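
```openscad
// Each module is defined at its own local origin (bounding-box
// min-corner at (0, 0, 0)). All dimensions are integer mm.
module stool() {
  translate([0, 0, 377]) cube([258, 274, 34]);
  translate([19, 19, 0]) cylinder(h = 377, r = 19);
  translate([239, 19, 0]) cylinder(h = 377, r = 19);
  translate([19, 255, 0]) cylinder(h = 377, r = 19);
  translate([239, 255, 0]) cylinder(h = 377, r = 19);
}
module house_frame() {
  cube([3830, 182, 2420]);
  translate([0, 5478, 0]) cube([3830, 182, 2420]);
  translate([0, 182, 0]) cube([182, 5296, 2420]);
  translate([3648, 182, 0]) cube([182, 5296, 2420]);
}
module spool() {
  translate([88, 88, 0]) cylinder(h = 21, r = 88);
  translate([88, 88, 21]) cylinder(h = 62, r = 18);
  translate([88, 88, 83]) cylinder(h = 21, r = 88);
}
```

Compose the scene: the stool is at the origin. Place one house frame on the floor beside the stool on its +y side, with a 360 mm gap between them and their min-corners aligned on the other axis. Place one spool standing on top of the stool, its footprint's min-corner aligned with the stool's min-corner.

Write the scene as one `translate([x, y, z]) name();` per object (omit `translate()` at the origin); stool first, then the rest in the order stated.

stool();
translate([0, 634, 0]) house_frame();
translate([0, 0, 411]) spool();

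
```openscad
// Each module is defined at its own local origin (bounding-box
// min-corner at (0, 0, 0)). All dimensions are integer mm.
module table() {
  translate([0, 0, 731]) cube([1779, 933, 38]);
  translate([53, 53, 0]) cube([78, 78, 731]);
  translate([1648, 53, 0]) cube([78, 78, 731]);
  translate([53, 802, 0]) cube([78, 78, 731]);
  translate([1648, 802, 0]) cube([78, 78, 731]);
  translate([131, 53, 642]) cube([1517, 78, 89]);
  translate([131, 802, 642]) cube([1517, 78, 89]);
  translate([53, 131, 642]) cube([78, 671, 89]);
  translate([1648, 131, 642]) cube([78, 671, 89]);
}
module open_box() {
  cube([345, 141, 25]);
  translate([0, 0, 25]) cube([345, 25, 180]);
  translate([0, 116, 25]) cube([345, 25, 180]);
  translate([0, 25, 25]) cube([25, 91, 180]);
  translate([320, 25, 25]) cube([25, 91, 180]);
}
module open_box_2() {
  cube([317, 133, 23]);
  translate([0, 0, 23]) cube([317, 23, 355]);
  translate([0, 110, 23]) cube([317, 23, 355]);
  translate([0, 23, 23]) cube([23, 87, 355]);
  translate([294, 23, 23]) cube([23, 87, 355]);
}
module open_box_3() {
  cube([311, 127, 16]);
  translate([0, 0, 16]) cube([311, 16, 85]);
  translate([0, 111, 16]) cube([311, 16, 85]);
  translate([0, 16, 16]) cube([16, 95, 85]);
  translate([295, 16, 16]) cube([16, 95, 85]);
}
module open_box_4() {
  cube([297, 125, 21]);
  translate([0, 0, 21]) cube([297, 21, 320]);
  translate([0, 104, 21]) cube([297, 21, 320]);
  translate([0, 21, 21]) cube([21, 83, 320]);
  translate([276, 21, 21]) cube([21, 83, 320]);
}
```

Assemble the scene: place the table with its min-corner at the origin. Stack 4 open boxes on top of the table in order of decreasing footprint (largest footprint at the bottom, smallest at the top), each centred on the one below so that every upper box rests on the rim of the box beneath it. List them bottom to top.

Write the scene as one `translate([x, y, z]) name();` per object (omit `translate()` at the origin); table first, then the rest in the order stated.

table();
translate([717, 396, 769]) open_box();
translate([731, 400, 974]) open_box_2();
translate([734, 403, 1352]) open_box_3();
translate([741, 404, 1453]) open_box_4();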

_TO DO_
Each of the lines above should be printed again precisely as it reads.

_THE COMPLETED TASK_
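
```openscad
// Each module is defined at its own local origin (bounding-box
// min-corner at (0, 0, 0)). All dimensions are integer mm.
module stool() {
  translate([0, 0, 377]) cube([258, 274, 34]);
  translate([19, 19, 0]) cylinder(h = 377, r = 19);
  translate([239, 19, 0]) cylinder(h = 377, r = 19);
  translate([19, 255, 0]) cylinder(h = 377, r = 19);
  translate([239, 255, 0]) cylinder(h = 377, r = 19);
}
module house_frame() {
  cube([3830, 182, 2420]);
  translate([0, 5478, 0]) cube([3830, 182, 2420]);
  translate([0, 182, 0]) cube([182, 5296, 2420]);
  translate([3648, 182, 0]) cube([182, 5296, 2420]);
}
module spool() {
  translate([88, 88, 0]) cylinder(h = 21, r = 88);
  translate([88, 88, 21]) cylinder(h = 62, r = 18);
  translate([88, 88, 83]) cylinder(h = 21, r = 88);
}
```

Compose the scene: the stool is at the origin. Place one house frame on the floor beside the stool on its +y side, with a 360 mm gap between them and their min-corners aligned on the other axis. Place one spool standing on top of the stool, its footprint's min-corner aligned with the stool's min-corner.

Write the scene as one `translate([x, y, z]) name();` per object (omit `translate()` at the origin); stool first, then the rest in the order stated.

stool();
translate([0, 634, 0]) house_frame();
translate([0, 0, 411]) spool();

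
```openscad
// Each module is defined at its own local origin (bounding-box
// min-corner at (0, 0, 0)). All dimensions are integer mm.
module table() {
  translate([0, 0, 731]) cube([1779, 933, 38]);
  translate([53, 53, 0]) cube([78, 78, 731]);
  translate([1648, 53, 0]) cube([78, 78, 731]);
  translate([53, 802, 0]) cube([78, 78, 731]);
  translate([1648, 802, 0]) cube([78, 78, 731]);
  translate([131, 53, 642]) cube([1517, 78, 89]);
  translate([131, 802, 642]) cube([1517, 78, 89]);
  translate([53, 131, 642]) cube([78, 671, 89]);
  translate([1648, 131, 642]) cube([78, 671, 89]);
}
module open_box() {
  cube([345, 141, 25]);
  translate([0, 0, 25]) cube([345, 25, 180]);
  translate([0, 116, 25]) cube([345, 25, 180]);
  translate([0, 25, 25]) cube([25, 91, 180]);
  translate([320, 25, 25]) cube([25, 91, 180]);
}
module open_box_2() {
  cube([317, 133, 23]);
  translate([0, 0, 23]) cube([317, 23, 355]);
  translate([0, 110, 23]) cube([317, 23, 355]);
  translate([0, 23, 23]) cube([23, 87, 355]);
  translate([294, 23, 23]) cube([23, 87, 355]);
}
module open_box_3() {
  cube([311, 127, 16]);
  translate([0, 0, 16]) cube([311, 16, 85]);
  translate([0, 111, 16]) cube([311, 16, 85]);
  translate([0, 16, 16]) cube([16, 95, 85]);
  translate([295, 16, 16]) cube([16, 95, 85]);
}
module open_box_4() {
  cube([297, 125, 21]);
  translate([0, 0, 21]) cube([297, 21, 320]);
  translate([0, 104, 21]) cube([297, 21, 320]);
  translate([0, 21, 21]) cube([21, 83, 320]);
  translate([276, 21, 21]) cube([21, 83, 320]);
}
```

Assemble the scene: place the table with its min-corner at the origin. Stack 4 open boxes on top of the table in order of decreasing footprint (largest footprint at the bottom, smallest at the top), each centred on the one below so that every upper box rests on the rim of the box beneath it. List them bottom to top.

Write the scene as one `translate([x, y, z]) name();` per object (omit `translate()` at the origin); table first, then the rest in the order stated.

table();
translate([717, 396, 769]) open_box();
translate([731, 400, 974]) open_box_2();
translate([734, 403, 1352]) open_box_3();
translate([741, 404, 1453]) open_box_4();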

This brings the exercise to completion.